*** MATERIAL SUPPLIED Section Begins ***
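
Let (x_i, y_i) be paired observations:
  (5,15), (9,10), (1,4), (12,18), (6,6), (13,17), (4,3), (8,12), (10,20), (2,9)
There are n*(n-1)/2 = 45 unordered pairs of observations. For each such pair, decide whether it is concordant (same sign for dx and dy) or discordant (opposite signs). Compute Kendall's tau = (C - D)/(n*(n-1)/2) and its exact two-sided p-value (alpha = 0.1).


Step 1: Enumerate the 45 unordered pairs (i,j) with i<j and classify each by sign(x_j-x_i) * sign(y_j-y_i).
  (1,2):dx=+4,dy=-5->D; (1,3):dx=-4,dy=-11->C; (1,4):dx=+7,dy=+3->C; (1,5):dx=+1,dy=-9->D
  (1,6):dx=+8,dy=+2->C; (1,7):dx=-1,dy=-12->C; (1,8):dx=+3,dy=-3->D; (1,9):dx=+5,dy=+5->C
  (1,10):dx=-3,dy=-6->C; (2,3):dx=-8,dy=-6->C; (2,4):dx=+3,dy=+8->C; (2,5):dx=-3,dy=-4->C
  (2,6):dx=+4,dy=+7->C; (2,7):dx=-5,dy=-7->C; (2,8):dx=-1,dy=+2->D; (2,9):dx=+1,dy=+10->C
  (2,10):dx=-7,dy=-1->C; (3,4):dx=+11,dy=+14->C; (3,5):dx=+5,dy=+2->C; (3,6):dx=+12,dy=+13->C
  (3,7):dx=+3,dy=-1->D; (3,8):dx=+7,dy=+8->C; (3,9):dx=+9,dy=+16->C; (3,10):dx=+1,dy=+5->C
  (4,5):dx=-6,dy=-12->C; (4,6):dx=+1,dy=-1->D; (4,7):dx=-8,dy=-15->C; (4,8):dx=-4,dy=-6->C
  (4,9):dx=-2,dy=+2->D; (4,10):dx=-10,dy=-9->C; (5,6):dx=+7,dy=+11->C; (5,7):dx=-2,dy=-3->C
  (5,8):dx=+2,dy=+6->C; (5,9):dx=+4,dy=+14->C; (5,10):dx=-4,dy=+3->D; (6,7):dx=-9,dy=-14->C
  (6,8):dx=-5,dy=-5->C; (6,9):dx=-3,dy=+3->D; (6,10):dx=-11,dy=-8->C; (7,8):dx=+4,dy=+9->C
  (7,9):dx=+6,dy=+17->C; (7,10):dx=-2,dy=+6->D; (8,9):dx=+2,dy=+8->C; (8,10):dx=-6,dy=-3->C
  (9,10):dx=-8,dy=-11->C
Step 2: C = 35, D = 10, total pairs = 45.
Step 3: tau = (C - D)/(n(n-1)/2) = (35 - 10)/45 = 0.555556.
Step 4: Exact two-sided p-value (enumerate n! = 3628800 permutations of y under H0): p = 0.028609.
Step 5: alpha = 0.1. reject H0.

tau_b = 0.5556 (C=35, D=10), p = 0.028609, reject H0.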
*** MATERIAL SUPPLIED Section Ends ***
EXERCISE INSTRUCTIONS | Print each entry above exactly as given.

FINAL ANSWER |
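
Let (x_i, y_i) be paired observations:
  (5,15), (9,10), (1,4), (12,18), (6,6), (13,17), (4,3), (8,12), (10,20), (2,9)
There are n*(n-1)/2 = 45 unordered pairs of observations. For each such pair, decide whether it is concordant (same sign for dx and dy) or discordant (opposite signs). Compute Kendall's tau = (C - D)/(n*(n-1)/2) and its exact two-sided p-value (alpha = 0.1).


Step 1: Enumerate the 45 unordered pairs (i,j) with i<j and classify each by sign(x_j-x_i) * sign(y_j-y_i).
  (1,2):dx=+4,dy=-5->D; (1,3):dx=-4,dy=-11->C; (1,4):dx=+7,dy=+3->C; (1,5):dx=+1,dy=-9->D
  (1,6):dx=+8,dy=+2->C; (1,7):dx=-1,dy=-12->C; (1,8):dx=+3,dy=-3->D; (1,9):dx=+5,dy=+5->C
  (1,10):dx=-3,dy=-6->C; (2,3):dx=-8,dy=-6->C; (2,4):dx=+3,dy=+8->C; (2,5):dx=-3,dy=-4->C
  (2,6):dx=+4,dy=+7->C; (2,7):dx=-5,dy=-7->C; (2,8):dx=-1,dy=+2->D; (2,9):dx=+1,dy=+10->C
  (2,10):dx=-7,dy=-1->C; (3,4):dx=+11,dy=+14->C; (3,5):dx=+5,dy=+2->C; (3,6):dx=+12,dy=+13->C
  (3,7):dx=+3,dy=-1->D; (3,8):dx=+7,dy=+8->C; (3,9):dx=+9,dy=+16->C; (3,10):dx=+1,dy=+5->C
  (4,5):dx=-6,dy=-12->C; (4,6):dx=+1,dy=-1->D; (4,7):dx=-8,dy=-15->C; (4,8):dx=-4,dy=-6->C
  (4,9):dx=-2,dy=+2->D; (4,10):dx=-10,dy=-9->C; (5,6):dx=+7,dy=+11->C; (5,7):dx=-2,dy=-3->C
  (5,8):dx=+2,dy=+6->C; (5,9):dx=+4,dy=+14->C; (5,10):dx=-4,dy=+3->D; (6,7):dx=-9,dy=-14->C
  (6,8):dx=-5,dy=-5->C; (6,9):dx=-3,dy=+3->D; (6,10):dx=-11,dy=-8->C; (7,8):dx=+4,dy=+9->C
  (7,9):dx=+6,dy=+17->C; (7,10):dx=-2,dy=+6->D; (8,9):dx=+2,dy=+8->C; (8,10):dx=-6,dy=-3->C
  (9,10):dx=-8,dy=-11->C
Step 2: C = 35, D = 10, total pairs = 45.
Step 3: tau = (C - D)/(n(n-1)/2) = (35 - 10)/45 = 0.555556.
Step 4: Exact two-sided p-value (enumerate n! = 3628800 permutations of y under H0): p = 0.028609.
Step 5: alpha = 0.1. reject H0.

tau_b = 0.5556 (C=35, D=10), p = 0.028609, reject H0.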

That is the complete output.